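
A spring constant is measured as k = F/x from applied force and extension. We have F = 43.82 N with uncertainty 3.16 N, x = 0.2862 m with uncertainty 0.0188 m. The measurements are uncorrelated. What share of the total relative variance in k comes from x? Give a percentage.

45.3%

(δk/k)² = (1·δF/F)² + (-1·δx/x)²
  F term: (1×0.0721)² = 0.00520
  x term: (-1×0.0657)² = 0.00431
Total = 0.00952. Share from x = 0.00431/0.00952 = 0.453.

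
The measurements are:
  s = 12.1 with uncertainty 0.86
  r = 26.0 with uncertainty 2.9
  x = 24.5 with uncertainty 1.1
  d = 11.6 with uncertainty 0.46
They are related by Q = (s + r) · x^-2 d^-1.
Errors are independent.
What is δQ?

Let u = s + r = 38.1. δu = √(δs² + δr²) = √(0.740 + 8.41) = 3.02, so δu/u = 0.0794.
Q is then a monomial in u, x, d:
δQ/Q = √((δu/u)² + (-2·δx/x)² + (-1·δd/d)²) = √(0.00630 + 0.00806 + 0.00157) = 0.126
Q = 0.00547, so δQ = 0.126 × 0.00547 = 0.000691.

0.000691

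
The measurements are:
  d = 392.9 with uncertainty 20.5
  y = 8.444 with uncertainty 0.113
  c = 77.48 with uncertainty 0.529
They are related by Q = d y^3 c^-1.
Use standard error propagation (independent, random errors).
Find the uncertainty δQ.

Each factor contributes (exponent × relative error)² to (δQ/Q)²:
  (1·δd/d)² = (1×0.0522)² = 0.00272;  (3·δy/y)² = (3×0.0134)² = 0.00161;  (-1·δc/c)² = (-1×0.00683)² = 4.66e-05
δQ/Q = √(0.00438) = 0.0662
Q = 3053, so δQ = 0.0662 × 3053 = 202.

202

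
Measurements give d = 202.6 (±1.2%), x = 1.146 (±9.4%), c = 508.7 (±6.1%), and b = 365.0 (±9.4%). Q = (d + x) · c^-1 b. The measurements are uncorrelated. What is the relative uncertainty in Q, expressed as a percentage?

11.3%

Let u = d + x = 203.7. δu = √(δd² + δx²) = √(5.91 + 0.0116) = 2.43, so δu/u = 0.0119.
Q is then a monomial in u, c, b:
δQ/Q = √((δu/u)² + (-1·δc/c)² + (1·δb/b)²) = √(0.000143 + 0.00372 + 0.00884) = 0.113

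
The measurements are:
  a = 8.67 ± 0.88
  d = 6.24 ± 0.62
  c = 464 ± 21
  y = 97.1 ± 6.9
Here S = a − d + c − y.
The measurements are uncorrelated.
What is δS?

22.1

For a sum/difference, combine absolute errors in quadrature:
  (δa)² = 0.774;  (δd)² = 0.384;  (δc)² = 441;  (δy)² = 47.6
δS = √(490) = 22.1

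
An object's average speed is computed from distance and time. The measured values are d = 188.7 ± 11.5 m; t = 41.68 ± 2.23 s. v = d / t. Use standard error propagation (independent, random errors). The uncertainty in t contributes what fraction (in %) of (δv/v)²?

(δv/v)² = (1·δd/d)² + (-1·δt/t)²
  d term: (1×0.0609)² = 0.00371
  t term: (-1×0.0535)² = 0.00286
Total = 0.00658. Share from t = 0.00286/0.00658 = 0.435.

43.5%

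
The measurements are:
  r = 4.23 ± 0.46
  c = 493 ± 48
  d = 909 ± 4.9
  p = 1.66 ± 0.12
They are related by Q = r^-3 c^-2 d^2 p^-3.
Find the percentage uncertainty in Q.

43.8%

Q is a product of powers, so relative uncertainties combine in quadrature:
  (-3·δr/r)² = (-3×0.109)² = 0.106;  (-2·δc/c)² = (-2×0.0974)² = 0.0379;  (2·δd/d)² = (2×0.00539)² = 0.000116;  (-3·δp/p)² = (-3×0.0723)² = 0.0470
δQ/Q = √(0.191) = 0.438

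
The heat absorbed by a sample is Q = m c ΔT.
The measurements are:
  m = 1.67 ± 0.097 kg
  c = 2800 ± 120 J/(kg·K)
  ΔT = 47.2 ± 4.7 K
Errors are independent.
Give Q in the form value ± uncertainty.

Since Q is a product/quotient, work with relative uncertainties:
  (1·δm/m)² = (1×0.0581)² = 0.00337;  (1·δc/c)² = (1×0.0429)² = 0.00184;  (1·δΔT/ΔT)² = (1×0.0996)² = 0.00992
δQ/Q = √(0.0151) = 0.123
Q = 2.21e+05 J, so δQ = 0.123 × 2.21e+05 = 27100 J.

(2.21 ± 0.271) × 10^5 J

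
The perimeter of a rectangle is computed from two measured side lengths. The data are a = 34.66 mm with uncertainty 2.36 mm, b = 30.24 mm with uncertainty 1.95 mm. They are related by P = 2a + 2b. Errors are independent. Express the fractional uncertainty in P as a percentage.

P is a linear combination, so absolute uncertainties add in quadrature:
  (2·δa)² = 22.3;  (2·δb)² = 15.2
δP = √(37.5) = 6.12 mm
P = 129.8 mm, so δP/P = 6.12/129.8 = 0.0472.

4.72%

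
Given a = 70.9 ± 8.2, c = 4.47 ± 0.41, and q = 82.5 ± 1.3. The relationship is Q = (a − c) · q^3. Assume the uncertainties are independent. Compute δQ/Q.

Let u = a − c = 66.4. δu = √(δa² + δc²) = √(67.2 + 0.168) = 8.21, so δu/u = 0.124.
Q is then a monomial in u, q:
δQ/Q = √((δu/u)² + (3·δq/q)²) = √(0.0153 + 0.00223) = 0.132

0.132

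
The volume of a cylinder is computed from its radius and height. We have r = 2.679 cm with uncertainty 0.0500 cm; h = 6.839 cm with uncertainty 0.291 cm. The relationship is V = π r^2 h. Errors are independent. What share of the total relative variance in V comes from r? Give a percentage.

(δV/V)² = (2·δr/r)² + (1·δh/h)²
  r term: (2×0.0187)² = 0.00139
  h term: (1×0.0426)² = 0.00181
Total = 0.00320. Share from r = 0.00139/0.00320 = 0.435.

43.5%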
--------
*TASK REQUIREMENTS*.
Go through the entries above and write each one out exactly.

*ANSWER SPACE*.
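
A spring constant is measured as k = F/x from applied force and extension. We have F = 43.82 N with uncertainty 3.16 N, x = 0.2862 m with uncertainty 0.0188 m. The measurements are uncorrelated. What share of the total relative variance in k comes from x? Give a percentage.

45.3%

(δk/k)² = (1·δF/F)² + (-1·δx/x)²
  F term: (1×0.0721)² = 0.00520
  x term: (-1×0.0657)² = 0.00431
Total = 0.00952. Share from x = 0.00431/0.00952 = 0.453.

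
The measurements are:
  s = 12.1 with uncertainty 0.86
  r = 26.0 with uncertainty 2.9
  x = 24.5 with uncertainty 1.1
  d = 11.6 with uncertainty 0.46
They are related by Q = (s + r) · x^-2 d^-1.
Errors are independent.
What is δQ?

Let u = s + r = 38.1. δu = √(δs² + δr²) = √(0.740 + 8.41) = 3.02, so δu/u = 0.0794.
Q is then a monomial in u, x, d:
δQ/Q = √((δu/u)² + (-2·δx/x)² + (-1·δd/d)²) = √(0.00630 + 0.00806 + 0.00157) = 0.126
Q = 0.00547, so δQ = 0.126 × 0.00547 = 0.000691.

0.000691

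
The measurements are:
  d = 392.9 with uncertainty 20.5
  y = 8.444 with uncertainty 0.113
  c = 77.48 with uncertainty 0.529
They are related by Q = d y^3 c^-1.
Use standard error propagation (independent, random errors).
Find the uncertainty δQ.

Each factor contributes (exponent × relative error)² to (δQ/Q)²:
  (1·δd/d)² = (1×0.0522)² = 0.00272;  (3·δy/y)² = (3×0.0134)² = 0.00161;  (-1·δc/c)² = (-1×0.00683)² = 4.66e-05
δQ/Q = √(0.00438) = 0.0662
Q = 3053, so δQ = 0.0662 × 3053 = 202.

202

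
Measurements give d = 202.6 (±1.2%), x = 1.146 (±9.4%), c = 508.7 (±6.1%), and b = 365.0 (±9.4%). Q = (d + x) · c^-1 b. The measurements are uncorrelated. What is the relative uncertainty in Q, expressed as a percentage?

11.3%

Let u = d + x = 203.7. δu = √(δd² + δx²) = √(5.91 + 0.0116) = 2.43, so δu/u = 0.0119.
Q is then a monomial in u, c, b:
δQ/Q = √((δu/u)² + (-1·δc/c)² + (1·δb/b)²) = √(0.000143 + 0.00372 + 0.00884) = 0.113

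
The measurements are:
  a = 8.67 ± 0.88
  d = 6.24 ± 0.62
  c = 464 ± 21
  y = 97.1 ± 6.9
Here S = a − d + c − y.
The measurements are uncorrelated.
What is δS?

22.1

For a sum/difference, combine absolute errors in quadrature:
  (δa)² = 0.774;  (δd)² = 0.384;  (δc)² = 441;  (δy)² = 47.6
δS = √(490) = 22.1

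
An object's average speed is computed from distance and time. The measured values are d = 188.7 ± 11.5 m; t = 41.68 ± 2.23 s. v = d / t. Use standard error propagation (independent, random errors). The uncertainty in t contributes what fraction (in %) of (δv/v)²?

(δv/v)² = (1·δd/d)² + (-1·δt/t)²
  d term: (1×0.0609)² = 0.00371
  t term: (-1×0.0535)² = 0.00286
Total = 0.00658. Share from t = 0.00286/0.00658 = 0.435.

43.5%

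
The measurements are:
  r = 4.23 ± 0.46
  c = 493 ± 48
  d = 909 ± 4.9
  p = 1.66 ± 0.12
They are related by Q = r^-3 c^-2 d^2 p^-3.
Find the percentage uncertainty in Q.

43.8%

Q is a product of powers, so relative uncertainties combine in quadrature:
  (-3·δr/r)² = (-3×0.109)² = 0.106;  (-2·δc/c)² = (-2×0.0974)² = 0.0379;  (2·δd/d)² = (2×0.00539)² = 0.000116;  (-3·δp/p)² = (-3×0.0723)² = 0.0470
δQ/Q = √(0.191) = 0.438

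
The heat absorbed by a sample is Q = m c ΔT.
The measurements are:
  m = 1.67 ± 0.097 kg
  c = 2800 ± 120 J/(kg·K)
  ΔT = 47.2 ± 4.7 K
Errors are independent.
Give Q in the form value ± uncertainty.

Since Q is a product/quotient, work with relative uncertainties:
  (1·δm/m)² = (1×0.0581)² = 0.00337;  (1·δc/c)² = (1×0.0429)² = 0.00184;  (1·δΔT/ΔT)² = (1×0.0996)² = 0.00992
δQ/Q = √(0.0151) = 0.123
Q = 2.21e+05 J, so δQ = 0.123 × 2.21e+05 = 27100 J.

(2.21 ± 0.271) × 10^5 J

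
The perimeter of a rectangle is computed from two measured side lengths. The data are a = 34.66 mm with uncertainty 2.36 mm, b = 30.24 mm with uncertainty 1.95 mm. They are related by P = 2a + 2b. Errors are independent. Express the fractional uncertainty in P as a percentage.

P is a linear combination, so absolute uncertainties add in quadrature:
  (2·δa)² = 22.3;  (2·δb)² = 15.2
δP = √(37.5) = 6.12 mm
P = 129.8 mm, so δP/P = 6.12/129.8 = 0.0472.

4.72%

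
Given a = 70.9 ± 8.2, c = 4.47 ± 0.41, and q = 82.5 ± 1.3. The relationship is Q = (a − c) · q^3. Assume the uncertainties are independent. Compute δQ/Q.

Let u = a − c = 66.4. δu = √(δa² + δc²) = √(67.2 + 0.168) = 8.21, so δu/u = 0.124.
Q is then a monomial in u, q:
δQ/Q = √((δu/u)² + (3·δq/q)²) = √(0.0153 + 0.00223) = 0.132

0.132

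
The volume of a cylinder is computed from its radius and height. We have r = 2.679 cm with uncertainty 0.0500 cm; h = 6.839 cm with uncertainty 0.291 cm. The relationship is V = π r^2 h. Errors are independent. What share of the total relative variance in V comes from r? Give a percentage.

(δV/V)² = (2·δr/r)² + (1·δh/h)²
  r term: (2×0.0187)² = 0.00139
  h term: (1×0.0426)² = 0.00181
Total = 0.00320. Share from r = 0.00139/0.00320 = 0.435.

43.5%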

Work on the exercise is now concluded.